| EXERCISE DIRECTIONS |
Word for word, restate every line from the one with "Vik | $662.4 |" through the end of the records below, both included, and add nothing.

(Collected data entries)

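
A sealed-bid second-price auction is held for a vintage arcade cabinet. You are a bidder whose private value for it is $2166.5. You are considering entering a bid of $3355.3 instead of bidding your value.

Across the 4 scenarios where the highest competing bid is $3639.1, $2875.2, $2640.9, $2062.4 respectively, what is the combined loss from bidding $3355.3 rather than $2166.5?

$1183.1

The deviation costs you only when the competing bid falls strictly between $2166.5 and $3355.3; elsewhere both bids give the same outcome.
$3639.1: outcomes coincide → loss $0.
$2875.2: truthful payoff $0, deviation payoff −$708.7 → loss $708.7.
$2640.9: truthful payoff $0, deviation payoff −$474.4 → loss $474.4.
$2062.4: outcomes coincide → loss $0.
Total loss = $708.7 + $474.4 = $1183.1.
Because the price is fixed by the runner-up's bid, deviating from your value can only change a good outcome into a bad one — never the reverse.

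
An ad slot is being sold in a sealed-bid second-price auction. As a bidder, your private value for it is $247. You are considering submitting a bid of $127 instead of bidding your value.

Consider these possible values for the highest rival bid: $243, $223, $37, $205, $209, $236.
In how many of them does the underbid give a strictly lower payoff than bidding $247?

5

The deviation hurts exactly when the highest competing bid lies strictly between $127 and $247 — underbidding then forfeits a profitable win.
$243: inside the interval → strictly worse (loss $4).
$223: inside the interval → strictly worse (loss $24).
$37: below both → same outcome either way.
$205: inside the interval → strictly worse (loss $42).
$209: inside the interval → strictly worse (loss $38).
$236: inside the interval → strictly worse (loss $11).
Count: 5.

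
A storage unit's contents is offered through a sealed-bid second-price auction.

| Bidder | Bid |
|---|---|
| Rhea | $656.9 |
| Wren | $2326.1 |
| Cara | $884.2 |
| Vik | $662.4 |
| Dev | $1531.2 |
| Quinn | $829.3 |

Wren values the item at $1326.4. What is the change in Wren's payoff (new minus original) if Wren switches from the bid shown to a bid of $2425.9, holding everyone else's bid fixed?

The highest bid among the other bidders is $1531.2; Wren's bid doesn't change that.
Original bid $2326.1: Wren is highest, pays the top rival bid $1531.2; payoff $1326.4 − $1531.2 = −$204.8.
Alternative bid $2425.9: Wren is highest, pays the top rival bid $1531.2; payoff $1326.4 − $1531.2 = −$204.8.
Change in payoff = −$204.8 − (−$204.8) = $0.

$0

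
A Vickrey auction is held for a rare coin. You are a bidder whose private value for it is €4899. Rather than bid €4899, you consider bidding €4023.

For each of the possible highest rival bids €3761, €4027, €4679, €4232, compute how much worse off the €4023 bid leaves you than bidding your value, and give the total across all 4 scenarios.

€1759

The deviation costs you only when the competing bid falls strictly between €4023 and €4899; elsewhere both bids give the same outcome.
€3761: outcomes coincide → loss €0.
€4027: truthful payoff €872, deviation payoff €0 → loss €872.
€4679: truthful payoff €220, deviation payoff €0 → loss €220.
€4232: truthful payoff €667, deviation payoff €0 → loss €667.
Total loss = €872 + €220 + €667 = €1759.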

| ANSWER SPACE |
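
| Vik | $662.4 |
| Dev | $1531.2 |
| Quinn | $829.3 |

Wren values the item at $1326.4. What is the change in Wren's payoff (new minus original) if Wren switches from the bid shown to a bid of $2425.9, holding everyone else's bid fixed?

The highest bid among the other bidders is $1531.2; Wren's bid doesn't change that.
Original bid $2326.1: Wren is highest, pays the top rival bid $1531.2; payoff $1326.4 − $1531.2 = −$204.8.
Alternative bid $2425.9: Wren is highest, pays the top rival bid $1531.2; payoff $1326.4 − $1531.2 = −$204.8.
Change in payoff = −$204.8 − (−$204.8) = $0.

$0

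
A Vickrey auction is held for a rare coin. You are a bidder whose private value for it is €4899. Rather than bid €4899, you consider bidding €4023.

For each of the possible highest rival bids €3761, €4027, €4679, €4232, compute how much worse off the €4023 bid leaves you than bidding your value, and give the total across all 4 scenarios.

€1759

The deviation costs you only when the competing bid falls strictly between €4023 and €4899; elsewhere both bids give the same outcome.
€3761: outcomes coincide → loss €0.
€4027: truthful payoff €872, deviation payoff €0 → loss €872.
€4679: truthful payoff €220, deviation payoff €0 → loss €220.
€4232: truthful payoff €667, deviation payoff €0 → loss €667.
Total loss = €872 + €220 + €667 = €1759.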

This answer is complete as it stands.